[[ DATA SHOWN, beginning ]]

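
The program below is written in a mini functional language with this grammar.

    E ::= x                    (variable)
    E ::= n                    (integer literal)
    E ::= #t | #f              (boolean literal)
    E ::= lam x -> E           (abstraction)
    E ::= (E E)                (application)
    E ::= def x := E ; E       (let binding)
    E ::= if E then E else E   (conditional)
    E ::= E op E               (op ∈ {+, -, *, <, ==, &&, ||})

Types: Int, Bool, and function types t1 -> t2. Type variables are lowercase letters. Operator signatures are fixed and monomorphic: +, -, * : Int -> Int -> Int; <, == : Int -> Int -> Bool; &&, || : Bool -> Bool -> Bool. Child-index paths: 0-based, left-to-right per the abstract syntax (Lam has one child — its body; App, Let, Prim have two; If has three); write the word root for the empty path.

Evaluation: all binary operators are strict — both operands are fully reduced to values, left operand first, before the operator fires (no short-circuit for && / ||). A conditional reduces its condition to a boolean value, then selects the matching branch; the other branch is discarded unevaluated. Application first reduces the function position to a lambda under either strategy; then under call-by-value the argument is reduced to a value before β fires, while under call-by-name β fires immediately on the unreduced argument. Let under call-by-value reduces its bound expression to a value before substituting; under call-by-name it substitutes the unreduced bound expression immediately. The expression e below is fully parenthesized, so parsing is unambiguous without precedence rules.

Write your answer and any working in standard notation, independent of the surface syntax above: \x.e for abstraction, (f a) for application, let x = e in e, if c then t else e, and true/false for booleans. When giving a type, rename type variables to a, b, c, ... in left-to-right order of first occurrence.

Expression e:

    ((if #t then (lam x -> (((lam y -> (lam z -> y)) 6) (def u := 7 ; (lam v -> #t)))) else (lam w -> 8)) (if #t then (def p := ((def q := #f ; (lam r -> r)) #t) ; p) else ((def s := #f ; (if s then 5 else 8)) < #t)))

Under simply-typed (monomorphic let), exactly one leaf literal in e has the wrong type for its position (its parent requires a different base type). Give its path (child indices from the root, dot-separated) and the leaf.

Answer: 1.2.1 : true

Derivation:
  unify Bool ~ Bool
y : b
\z._ : c -> b
\y._ : b -> c -> b
  unify b -> c -> b ~ Int -> d
  unify b ~ Int
  unify c -> Int ~ d
_ _ : c -> Int
let u : Int
\v._ : e -> Bool
  unify c -> Int ~ (e -> Bool) -> f
  unify c ~ e -> Bool
  unify Int ~ f
_ _ : Int
\x._ : a -> Int
\w._ : g -> Int
  unify a -> Int ~ g -> Int
  unify a ~ g
  unify Int ~ Int
  unify Bool ~ Bool
let q : Bool
r : h
\r._ : h -> h
  unify h -> h ~ Bool -> i
  unify h ~ Bool
  unify Bool ~ i
_ _ : Bool
let p : Bool
p : Bool
let s : Bool
s : Bool
  unify Bool ~ Bool
  unify Int ~ Int
  unify Int ~ Int
  unify Bool ~ Int
  FAIL: mismatch Bool ~ Int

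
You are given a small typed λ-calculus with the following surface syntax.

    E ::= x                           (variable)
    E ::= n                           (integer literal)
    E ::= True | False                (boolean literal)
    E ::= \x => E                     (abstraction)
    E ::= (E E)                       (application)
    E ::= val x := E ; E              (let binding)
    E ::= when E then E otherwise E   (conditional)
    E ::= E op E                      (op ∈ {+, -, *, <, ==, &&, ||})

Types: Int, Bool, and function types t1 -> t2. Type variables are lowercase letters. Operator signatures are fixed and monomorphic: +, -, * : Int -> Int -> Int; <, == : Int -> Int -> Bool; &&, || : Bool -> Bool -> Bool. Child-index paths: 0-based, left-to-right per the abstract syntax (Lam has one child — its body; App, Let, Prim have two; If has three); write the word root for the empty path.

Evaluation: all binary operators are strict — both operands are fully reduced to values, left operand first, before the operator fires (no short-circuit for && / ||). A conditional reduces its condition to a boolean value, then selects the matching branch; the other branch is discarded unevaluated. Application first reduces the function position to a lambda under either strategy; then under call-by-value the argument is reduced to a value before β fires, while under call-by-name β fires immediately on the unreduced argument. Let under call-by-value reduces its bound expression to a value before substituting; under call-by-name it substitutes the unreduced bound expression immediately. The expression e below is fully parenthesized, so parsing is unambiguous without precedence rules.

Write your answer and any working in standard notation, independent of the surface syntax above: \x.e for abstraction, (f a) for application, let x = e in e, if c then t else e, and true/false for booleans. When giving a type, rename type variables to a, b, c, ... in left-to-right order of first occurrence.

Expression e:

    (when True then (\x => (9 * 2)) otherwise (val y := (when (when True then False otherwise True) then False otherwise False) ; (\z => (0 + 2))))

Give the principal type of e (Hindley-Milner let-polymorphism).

Answer: a -> Int

Trace:
  unify Bool ~ Bool
  unify Int ~ Int
  unify Int ~ Int
\x._ : a -> Int
  unify Bool ~ Bool
  unify Bool ~ Bool
  unify Bool ~ Bool
  unify Bool ~ Bool
let y : Bool
  unify Int ~ Int
  unify Int ~ Int
\z._ : b -> Int
  unify a -> Int ~ b -> Int
  unify a ~ b
  unify Int ~ Int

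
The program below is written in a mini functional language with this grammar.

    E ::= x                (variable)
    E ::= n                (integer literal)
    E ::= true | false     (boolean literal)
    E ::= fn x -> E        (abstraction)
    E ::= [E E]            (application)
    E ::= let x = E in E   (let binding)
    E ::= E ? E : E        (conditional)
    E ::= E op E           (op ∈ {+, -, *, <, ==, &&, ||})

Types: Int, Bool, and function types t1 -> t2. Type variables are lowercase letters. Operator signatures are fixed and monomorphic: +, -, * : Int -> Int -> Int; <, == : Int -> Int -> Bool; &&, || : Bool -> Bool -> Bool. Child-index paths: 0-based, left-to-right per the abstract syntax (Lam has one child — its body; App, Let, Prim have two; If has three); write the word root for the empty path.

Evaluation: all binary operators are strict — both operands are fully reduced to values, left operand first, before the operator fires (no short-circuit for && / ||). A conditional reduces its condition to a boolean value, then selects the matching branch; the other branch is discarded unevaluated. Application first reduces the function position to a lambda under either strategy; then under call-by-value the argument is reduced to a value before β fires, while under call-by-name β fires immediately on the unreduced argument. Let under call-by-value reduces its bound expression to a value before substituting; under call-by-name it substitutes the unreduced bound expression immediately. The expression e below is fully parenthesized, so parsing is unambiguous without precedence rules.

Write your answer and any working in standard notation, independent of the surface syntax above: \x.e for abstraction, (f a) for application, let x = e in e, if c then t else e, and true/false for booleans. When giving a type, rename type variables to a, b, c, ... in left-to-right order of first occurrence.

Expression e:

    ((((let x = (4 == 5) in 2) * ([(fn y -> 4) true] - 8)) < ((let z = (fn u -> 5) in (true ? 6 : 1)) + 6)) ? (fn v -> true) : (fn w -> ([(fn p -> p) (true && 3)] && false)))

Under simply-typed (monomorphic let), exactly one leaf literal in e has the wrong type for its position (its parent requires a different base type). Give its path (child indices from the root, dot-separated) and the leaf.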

[[ DATA SHOWN, end ]]

(WHAT NEEDS TO BE DONE) Output the records in full, keeping them exactly as they are.

(ANSWER FOR THE TASK)
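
The program below is written in a mini functional language with this grammar.

    E ::= x                    (variable)
    E ::= n                    (integer literal)
    E ::= #t | #f              (boolean literal)
    E ::= lam x -> E           (abstraction)
    E ::= (E E)                (application)
    E ::= def x := E ; E       (let binding)
    E ::= if E then E else E   (conditional)
    E ::= E op E               (op ∈ {+, -, *, <, ==, &&, ||})

Types: Int, Bool, and function types t1 -> t2. Type variables are lowercase letters. Operator signatures are fixed and monomorphic: +, -, * : Int -> Int -> Int; <, == : Int -> Int -> Bool; &&, || : Bool -> Bool -> Bool. Child-index paths: 0-based, left-to-right per the abstract syntax (Lam has one child — its body; App, Let, Prim have two; If has three); write the word root for the empty path.

Evaluation: all binary operators are strict — both operands are fully reduced to values, left operand first, before the operator fires (no short-circuit for && / ||). A conditional reduces its condition to a boolean value, then selects the matching branch; the other branch is discarded unevaluated. Application first reduces the function position to a lambda under either strategy; then under call-by-value the argument is reduced to a value before β fires, while under call-by-name β fires immediately on the unreduced argument. Let under call-by-value reduces its bound expression to a value before substituting; under call-by-name it substitutes the unreduced bound expression immediately. The expression e below is fully parenthesized, so parsing is unambiguous without precedence rules.

Write your answer and any working in standard notation, independent of the surface syntax above: \x.e for abstraction, (f a) for application, let x = e in e, if c then t else e, and true/false for booleans. When giving a type, rename type variables to a, b, c, ... in left-to-right order of first occurrence.

Expression e:

    ((if #t then (lam x -> (((lam y -> (lam z -> y)) 6) (def u := 7 ; (lam v -> #t)))) else (lam w -> 8)) (if #t then (def p := ((def q := #f ; (lam r -> r)) #t) ; p) else ((def s := #f ; (if s then 5 else 8)) < #t)))

Under simply-typed (monomorphic let), exactly one leaf literal in e has the wrong type for its position (its parent requires a different base type). Give its path (child indices from the root, dot-separated) and the leaf.

Answer: 1.2.1 : true

Derivation:
  unify Bool ~ Bool
y : b
\z._ : c -> b
\y._ : b -> c -> b
  unify b -> c -> b ~ Int -> d
  unify b ~ Int
  unify c -> Int ~ d
_ _ : c -> Int
let u : Int
\v._ : e -> Bool
  unify c -> Int ~ (e -> Bool) -> f
  unify c ~ e -> Bool
  unify Int ~ f
_ _ : Int
\x._ : a -> Int
\w._ : g -> Int
  unify a -> Int ~ g -> Int
  unify a ~ g
  unify Int ~ Int
  unify Bool ~ Bool
let q : Bool
r : h
\r._ : h -> h
  unify h -> h ~ Bool -> i
  unify h ~ Bool
  unify Bool ~ i
_ _ : Bool
let p : Bool
p : Bool
let s : Bool
s : Bool
  unify Bool ~ Bool
  unify Int ~ Int
  unify Int ~ Int
  unify Bool ~ Int
  FAIL: mismatch Bool ~ Int

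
You are given a small typed λ-calculus with the following surface syntax.

    E ::= x                           (variable)
    E ::= n                           (integer literal)
    E ::= True | False                (boolean literal)
    E ::= \x => E                     (abstraction)
    E ::= (E E)                       (application)
    E ::= val x := E ; E              (let binding)
    E ::= when E then E otherwise E   (conditional)
    E ::= E op E                      (op ∈ {+, -, *, <, ==, &&, ||})

Types: Int, Bool, and function types t1 -> t2. Type variables are lowercase letters. Operator signatures are fixed and monomorphic: +, -, * : Int -> Int -> Int; <, == : Int -> Int -> Bool; &&, || : Bool -> Bool -> Bool. Child-index paths: 0-based, left-to-right per the abstract syntax (Lam has one child — its body; App, Let, Prim have two; If has three); write the word root for the empty path.

Evaluation: all binary operators are strict — both operands are fully reduced to values, left operand first, before the operator fires (no short-circuit for && / ||). A conditional reduces its condition to a boolean value, then selects the matching branch; the other branch is discarded unevaluated. Application first reduces the function position to a lambda under either strategy; then under call-by-value the argument is reduced to a value before β fires, while under call-by-name β fires immediately on the unreduced argument. Let under call-by-value reduces its bound expression to a value before substituting; under call-by-name it substitutes the unreduced bound expression immediately. The expression e below is fully parenthesized, so parsing is unambiguous without precedence rules.

Write your answer and any working in standard notation, independent of the surface syntax above: \x.e for abstraction, (f a) for application, let x = e in e, if c then t else e, and true/false for booleans. When giving a type, rename type variables to a, b, c, ... in left-to-right order of first occurrence.

Expression e:

    (when True then (\x => (9 * 2)) otherwise (val y := (when (when True then False otherwise True) then False otherwise False) ; (\z => (0 + 2))))

Give the principal type of e (Hindley-Milner let-polymorphism).

Answer: a -> Int

Trace:
  unify Bool ~ Bool
  unify Int ~ Int
  unify Int ~ Int
\x._ : a -> Int
  unify Bool ~ Bool
  unify Bool ~ Bool
  unify Bool ~ Bool
  unify Bool ~ Bool
let y : Bool
  unify Int ~ Int
  unify Int ~ Int
\z._ : b -> Int
  unify a -> Int ~ b -> Int
  unify a ~ b
  unify Int ~ Int

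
The program below is written in a mini functional language with this grammar.

    E ::= x                (variable)
    E ::= n                (integer literal)
    E ::= true | false     (boolean literal)
    E ::= fn x -> E        (abstraction)
    E ::= [E E]            (application)
    E ::= let x = E in E   (let binding)
    E ::= E ? E : E        (conditional)
    E ::= E op E           (op ∈ {+, -, *, <, ==, &&, ||})

Types: Int, Bool, and function types t1 -> t2. Type variables are lowercase letters. Operator signatures are fixed and monomorphic: +, -, * : Int -> Int -> Int; <, == : Int -> Int -> Bool; &&, || : Bool -> Bool -> Bool. Child-index paths: 0-based, left-to-right per the abstract syntax (Lam has one child — its body; App, Let, Prim have two; If has three); write the word root for the empty path.

Evaluation: all binary operators are strict — both operands are fully reduced to values, left operand first, before the operator fires (no short-circuit for && / ||). A conditional reduces its condition to a boolean value, then selects the matching branch; the other branch is discarded unevaluated. Application first reduces the function position to a lambda under either strategy; then under call-by-value the argument is reduced to a value before β fires, while under call-by-name β fires immediately on the unreduced argument. Let under call-by-value reduces its bound expression to a value before substituting; under call-by-name it substitutes the unreduced bound expression immediately. The expression e below is fully parenthesized, so parsing is unambiguous without precedence rules.

Write your answer and any working in standard notation, independent of the surface syntax above: \x.e for abstraction, (f a) for application, let x = e in e, if c then t else e, and true/false for booleans. When giving a type, rename type variables to a, b, c, ... in left-to-right order of first occurrence.

Expression e:

    ((((let x = (4 == 5) in 2) * ([(fn y -> 4) true] - 8)) < ((let z = (fn u -> 5) in (true ? 6 : 1)) + 6)) ? (fn v -> true) : (fn w -> ([(fn p -> p) (true && 3)] && false)))

Under simply-typed (monomorphic let), exactly one leaf literal in e has the wrong type for its position (its parent requires a different base type). Give its path (child indices from the root, dot-separated) and the leaf.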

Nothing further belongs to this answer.